Dataset entries
————————

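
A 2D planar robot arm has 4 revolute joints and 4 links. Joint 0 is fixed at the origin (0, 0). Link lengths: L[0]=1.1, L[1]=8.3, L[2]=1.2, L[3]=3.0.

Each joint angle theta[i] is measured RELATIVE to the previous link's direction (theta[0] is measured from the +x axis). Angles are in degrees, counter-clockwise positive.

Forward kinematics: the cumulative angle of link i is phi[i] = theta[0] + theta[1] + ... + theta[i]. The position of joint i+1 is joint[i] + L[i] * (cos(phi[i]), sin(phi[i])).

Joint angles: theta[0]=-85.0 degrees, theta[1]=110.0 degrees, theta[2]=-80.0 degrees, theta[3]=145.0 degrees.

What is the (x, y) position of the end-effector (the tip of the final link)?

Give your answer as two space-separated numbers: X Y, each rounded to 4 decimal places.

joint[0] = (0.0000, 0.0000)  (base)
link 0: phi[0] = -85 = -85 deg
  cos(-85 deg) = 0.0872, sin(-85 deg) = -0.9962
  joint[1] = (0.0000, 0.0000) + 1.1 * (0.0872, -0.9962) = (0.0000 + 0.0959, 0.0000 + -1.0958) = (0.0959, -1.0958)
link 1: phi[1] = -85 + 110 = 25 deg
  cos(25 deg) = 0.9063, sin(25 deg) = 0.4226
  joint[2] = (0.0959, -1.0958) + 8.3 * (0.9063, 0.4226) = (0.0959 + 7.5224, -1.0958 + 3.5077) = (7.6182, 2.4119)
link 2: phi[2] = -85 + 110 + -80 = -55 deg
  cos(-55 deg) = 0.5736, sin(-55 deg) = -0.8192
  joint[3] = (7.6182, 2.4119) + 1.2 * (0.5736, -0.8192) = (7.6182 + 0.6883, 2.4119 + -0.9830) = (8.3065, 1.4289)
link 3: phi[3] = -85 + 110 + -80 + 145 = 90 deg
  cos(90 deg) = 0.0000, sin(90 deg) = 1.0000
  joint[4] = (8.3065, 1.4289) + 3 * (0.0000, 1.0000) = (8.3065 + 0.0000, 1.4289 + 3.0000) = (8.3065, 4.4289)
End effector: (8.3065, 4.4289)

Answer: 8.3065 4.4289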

————————

### [Task item]
Using the records above as the source, restate each line verbatim.

### [Answer to this exercise]
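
A 2D planar robot arm has 4 revolute joints and 4 links. Joint 0 is fixed at the origin (0, 0). Link lengths: L[0]=1.1, L[1]=8.3, L[2]=1.2, L[3]=3.0.

Each joint angle theta[i] is measured RELATIVE to the previous link's direction (theta[0] is measured from the +x axis). Angles are in degrees, counter-clockwise positive.

Forward kinematics: the cumulative angle of link i is phi[i] = theta[0] + theta[1] + ... + theta[i]. The position of joint i+1 is joint[i] + L[i] * (cos(phi[i]), sin(phi[i])).

Joint angles: theta[0]=-85.0 degrees, theta[1]=110.0 degrees, theta[2]=-80.0 degrees, theta[3]=145.0 degrees.

What is the (x, y) position of the end-effector (the tip of the final link)?

Give your answer as two space-separated numbers: X Y, each rounded to 4 decimal places.

joint[0] = (0.0000, 0.0000)  (base)
link 0: phi[0] = -85 = -85 deg
  cos(-85 deg) = 0.0872, sin(-85 deg) = -0.9962
  joint[1] = (0.0000, 0.0000) + 1.1 * (0.0872, -0.9962) = (0.0000 + 0.0959, 0.0000 + -1.0958) = (0.0959, -1.0958)
link 1: phi[1] = -85 + 110 = 25 deg
  cos(25 deg) = 0.9063, sin(25 deg) = 0.4226
  joint[2] = (0.0959, -1.0958) + 8.3 * (0.9063, 0.4226) = (0.0959 + 7.5224, -1.0958 + 3.5077) = (7.6182, 2.4119)
link 2: phi[2] = -85 + 110 + -80 = -55 deg
  cos(-55 deg) = 0.5736, sin(-55 deg) = -0.8192
  joint[3] = (7.6182, 2.4119) + 1.2 * (0.5736, -0.8192) = (7.6182 + 0.6883, 2.4119 + -0.9830) = (8.3065, 1.4289)
link 3: phi[3] = -85 + 110 + -80 + 145 = 90 deg
  cos(90 deg) = 0.0000, sin(90 deg) = 1.0000
  joint[4] = (8.3065, 1.4289) + 3 * (0.0000, 1.0000) = (8.3065 + 0.0000, 1.4289 + 3.0000) = (8.3065, 4.4289)
End effector: (8.3065, 4.4289)

Answer: 8.3065 4.4289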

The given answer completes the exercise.